▸ Requirement: Print the lines in the listing below that fall between the line with "A research consultant" and the line with "A demographer wants", those two lines included, exactly as they stand and with nothing else.
[[ Material shown open ]]
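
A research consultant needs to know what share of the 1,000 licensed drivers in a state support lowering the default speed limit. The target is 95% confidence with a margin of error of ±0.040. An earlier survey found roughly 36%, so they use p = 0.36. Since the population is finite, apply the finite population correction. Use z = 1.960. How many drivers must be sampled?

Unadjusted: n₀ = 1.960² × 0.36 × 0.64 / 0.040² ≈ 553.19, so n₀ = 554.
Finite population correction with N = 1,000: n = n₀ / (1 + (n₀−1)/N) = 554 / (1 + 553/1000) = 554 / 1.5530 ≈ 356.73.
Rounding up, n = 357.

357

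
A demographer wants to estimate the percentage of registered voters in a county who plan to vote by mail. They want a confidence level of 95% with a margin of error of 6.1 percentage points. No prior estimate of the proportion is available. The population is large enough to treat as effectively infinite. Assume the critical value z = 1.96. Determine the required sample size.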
[[ Material shown closed ]]
[[ Material shown open ]]
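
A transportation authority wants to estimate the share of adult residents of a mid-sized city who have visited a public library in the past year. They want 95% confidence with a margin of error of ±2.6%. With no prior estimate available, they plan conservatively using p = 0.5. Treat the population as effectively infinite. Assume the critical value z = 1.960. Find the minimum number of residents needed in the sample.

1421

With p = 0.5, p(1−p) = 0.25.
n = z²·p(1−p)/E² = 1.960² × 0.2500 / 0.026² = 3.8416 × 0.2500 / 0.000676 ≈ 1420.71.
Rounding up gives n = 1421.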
[[ Material shown closed ]]
▸ Reply:
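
A research consultant needs to know what share of the 1,000 licensed drivers in a state support lowering the default speed limit. The target is 95% confidence with a margin of error of ±0.040. An earlier survey found roughly 36%, so they use p = 0.36. Since the population is finite, apply the finite population correction. Use z = 1.960. How many drivers must be sampled?

Unadjusted: n₀ = 1.960² × 0.36 × 0.64 / 0.040² ≈ 553.19, so n₀ = 554.
Finite population correction with N = 1,000: n = n₀ / (1 + (n₀−1)/N) = 554 / (1 + 553/1000) = 554 / 1.5530 ≈ 356.73.
Rounding up, n = 357.

357

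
A demographer wants to estimate the percentage of registered voters in a county who plan to vote by mail. They want a confidence level of 95% with a margin of error of 6.1 percentage points. No prior estimate of the proportion is available. The population is large enough to treat as effectively infinite. Assume the critical value z = 1.96. Determine the required sample size.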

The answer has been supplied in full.